(Entries supplied Opens)

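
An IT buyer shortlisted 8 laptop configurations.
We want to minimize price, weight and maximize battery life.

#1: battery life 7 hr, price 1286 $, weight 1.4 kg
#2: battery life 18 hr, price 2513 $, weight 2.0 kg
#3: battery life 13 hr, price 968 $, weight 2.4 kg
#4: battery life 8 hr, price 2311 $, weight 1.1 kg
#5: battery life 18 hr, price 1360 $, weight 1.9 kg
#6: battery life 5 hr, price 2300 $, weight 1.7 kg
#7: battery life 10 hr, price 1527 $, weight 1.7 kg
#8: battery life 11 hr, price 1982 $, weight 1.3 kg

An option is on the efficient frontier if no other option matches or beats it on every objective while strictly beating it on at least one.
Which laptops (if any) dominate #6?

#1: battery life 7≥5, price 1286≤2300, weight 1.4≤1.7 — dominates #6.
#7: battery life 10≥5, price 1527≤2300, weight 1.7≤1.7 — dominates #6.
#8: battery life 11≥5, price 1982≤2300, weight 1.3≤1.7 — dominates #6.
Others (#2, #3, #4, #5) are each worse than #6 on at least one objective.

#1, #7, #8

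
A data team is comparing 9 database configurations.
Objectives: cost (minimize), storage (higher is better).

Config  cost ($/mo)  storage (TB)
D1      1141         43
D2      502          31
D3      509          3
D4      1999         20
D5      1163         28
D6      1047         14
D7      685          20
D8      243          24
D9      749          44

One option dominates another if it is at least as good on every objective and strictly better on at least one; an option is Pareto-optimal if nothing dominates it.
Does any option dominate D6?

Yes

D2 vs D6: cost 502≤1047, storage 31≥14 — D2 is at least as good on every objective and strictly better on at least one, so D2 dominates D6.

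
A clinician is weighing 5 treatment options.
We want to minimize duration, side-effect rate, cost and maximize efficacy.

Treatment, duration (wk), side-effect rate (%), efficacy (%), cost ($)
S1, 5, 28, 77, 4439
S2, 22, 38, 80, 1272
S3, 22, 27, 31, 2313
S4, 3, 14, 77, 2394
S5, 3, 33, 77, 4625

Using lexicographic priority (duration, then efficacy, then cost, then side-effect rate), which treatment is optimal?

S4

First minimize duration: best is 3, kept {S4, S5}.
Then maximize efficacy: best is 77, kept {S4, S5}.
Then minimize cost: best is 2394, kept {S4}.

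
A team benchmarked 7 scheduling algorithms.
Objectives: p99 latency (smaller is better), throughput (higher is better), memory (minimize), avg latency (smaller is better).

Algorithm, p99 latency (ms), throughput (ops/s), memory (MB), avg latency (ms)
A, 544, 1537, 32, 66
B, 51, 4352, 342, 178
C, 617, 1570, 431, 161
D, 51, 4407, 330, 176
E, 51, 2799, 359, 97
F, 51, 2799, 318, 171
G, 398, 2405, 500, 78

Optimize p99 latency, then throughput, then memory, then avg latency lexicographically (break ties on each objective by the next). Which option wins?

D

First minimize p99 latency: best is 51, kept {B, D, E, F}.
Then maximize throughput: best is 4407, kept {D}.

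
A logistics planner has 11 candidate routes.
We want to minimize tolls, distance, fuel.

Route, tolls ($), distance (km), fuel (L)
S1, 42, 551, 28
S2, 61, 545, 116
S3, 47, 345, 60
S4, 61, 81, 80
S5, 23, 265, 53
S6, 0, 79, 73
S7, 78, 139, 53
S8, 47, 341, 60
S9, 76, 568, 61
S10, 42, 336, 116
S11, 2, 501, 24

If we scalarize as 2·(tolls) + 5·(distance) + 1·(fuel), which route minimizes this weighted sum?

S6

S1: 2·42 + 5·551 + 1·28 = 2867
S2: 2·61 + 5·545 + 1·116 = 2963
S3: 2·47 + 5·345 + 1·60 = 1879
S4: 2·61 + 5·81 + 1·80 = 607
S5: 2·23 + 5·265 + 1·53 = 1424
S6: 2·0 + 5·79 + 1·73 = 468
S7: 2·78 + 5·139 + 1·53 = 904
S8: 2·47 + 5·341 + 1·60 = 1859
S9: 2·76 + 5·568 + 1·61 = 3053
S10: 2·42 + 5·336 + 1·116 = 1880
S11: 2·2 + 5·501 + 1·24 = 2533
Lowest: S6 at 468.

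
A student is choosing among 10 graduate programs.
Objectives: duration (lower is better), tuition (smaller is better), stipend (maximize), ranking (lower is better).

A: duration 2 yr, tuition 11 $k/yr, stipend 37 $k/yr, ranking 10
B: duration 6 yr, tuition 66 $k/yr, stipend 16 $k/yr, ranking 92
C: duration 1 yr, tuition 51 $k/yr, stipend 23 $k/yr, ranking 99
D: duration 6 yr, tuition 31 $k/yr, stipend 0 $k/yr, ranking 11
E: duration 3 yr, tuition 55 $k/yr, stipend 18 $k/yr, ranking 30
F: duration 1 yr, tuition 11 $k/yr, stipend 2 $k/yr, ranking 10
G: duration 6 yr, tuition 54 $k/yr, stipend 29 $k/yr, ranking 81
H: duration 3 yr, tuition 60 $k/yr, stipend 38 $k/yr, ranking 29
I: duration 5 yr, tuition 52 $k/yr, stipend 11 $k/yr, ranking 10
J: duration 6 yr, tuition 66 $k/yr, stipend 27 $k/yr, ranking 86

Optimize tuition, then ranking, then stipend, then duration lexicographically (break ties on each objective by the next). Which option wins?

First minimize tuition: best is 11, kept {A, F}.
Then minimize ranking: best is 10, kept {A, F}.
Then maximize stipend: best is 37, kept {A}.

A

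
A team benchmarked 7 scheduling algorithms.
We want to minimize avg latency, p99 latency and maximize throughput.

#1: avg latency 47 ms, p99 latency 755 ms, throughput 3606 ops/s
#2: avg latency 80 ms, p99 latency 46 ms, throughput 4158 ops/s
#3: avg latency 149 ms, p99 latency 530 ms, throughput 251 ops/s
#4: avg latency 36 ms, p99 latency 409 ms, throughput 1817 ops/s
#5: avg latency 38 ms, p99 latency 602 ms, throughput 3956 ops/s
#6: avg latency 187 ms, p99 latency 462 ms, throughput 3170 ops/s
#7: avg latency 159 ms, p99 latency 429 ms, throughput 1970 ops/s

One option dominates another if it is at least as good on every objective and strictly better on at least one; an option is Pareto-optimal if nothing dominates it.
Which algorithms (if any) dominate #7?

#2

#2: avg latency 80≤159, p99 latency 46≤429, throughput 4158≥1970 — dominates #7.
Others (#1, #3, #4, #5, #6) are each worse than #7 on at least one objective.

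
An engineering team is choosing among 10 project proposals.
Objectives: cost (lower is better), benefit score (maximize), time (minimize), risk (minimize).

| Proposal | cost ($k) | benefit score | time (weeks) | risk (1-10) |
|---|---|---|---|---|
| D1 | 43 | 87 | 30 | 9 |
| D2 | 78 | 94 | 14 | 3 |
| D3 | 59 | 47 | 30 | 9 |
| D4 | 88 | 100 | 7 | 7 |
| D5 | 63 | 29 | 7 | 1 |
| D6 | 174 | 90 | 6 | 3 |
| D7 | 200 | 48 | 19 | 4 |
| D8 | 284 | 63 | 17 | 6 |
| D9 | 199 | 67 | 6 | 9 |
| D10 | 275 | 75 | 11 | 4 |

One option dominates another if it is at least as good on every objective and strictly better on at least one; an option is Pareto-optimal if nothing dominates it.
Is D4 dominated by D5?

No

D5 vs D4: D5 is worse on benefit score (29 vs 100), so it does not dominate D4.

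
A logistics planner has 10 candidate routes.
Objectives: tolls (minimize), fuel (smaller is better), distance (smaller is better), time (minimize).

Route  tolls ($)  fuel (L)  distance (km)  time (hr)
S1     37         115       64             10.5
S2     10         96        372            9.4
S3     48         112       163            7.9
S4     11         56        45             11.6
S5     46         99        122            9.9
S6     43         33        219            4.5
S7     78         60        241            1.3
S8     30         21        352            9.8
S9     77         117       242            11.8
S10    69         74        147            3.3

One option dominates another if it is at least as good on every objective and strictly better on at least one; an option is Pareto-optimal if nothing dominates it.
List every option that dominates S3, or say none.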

(Entries supplied Closes)

> **Exercise aim**
In the listing above, transcribe exactly everything from the line containing "G, 398, 2405, 500, 78" down to the line containing "S6, 0, 79, 73", including both and nothing more.

> **Solution for this problem**
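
G, 398, 2405, 500, 78

Optimize p99 latency, then throughput, then memory, then avg latency lexicographically (break ties on each objective by the next). Which option wins?

D

First minimize p99 latency: best is 51, kept {B, D, E, F}.
Then maximize throughput: best is 4407, kept {D}.

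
A logistics planner has 11 candidate routes.
We want to minimize tolls, distance, fuel.

Route, tolls ($), distance (km), fuel (L)
S1, 42, 551, 28
S2, 61, 545, 116
S3, 47, 345, 60
S4, 61, 81, 80
S5, 23, 265, 53
S6, 0, 79, 73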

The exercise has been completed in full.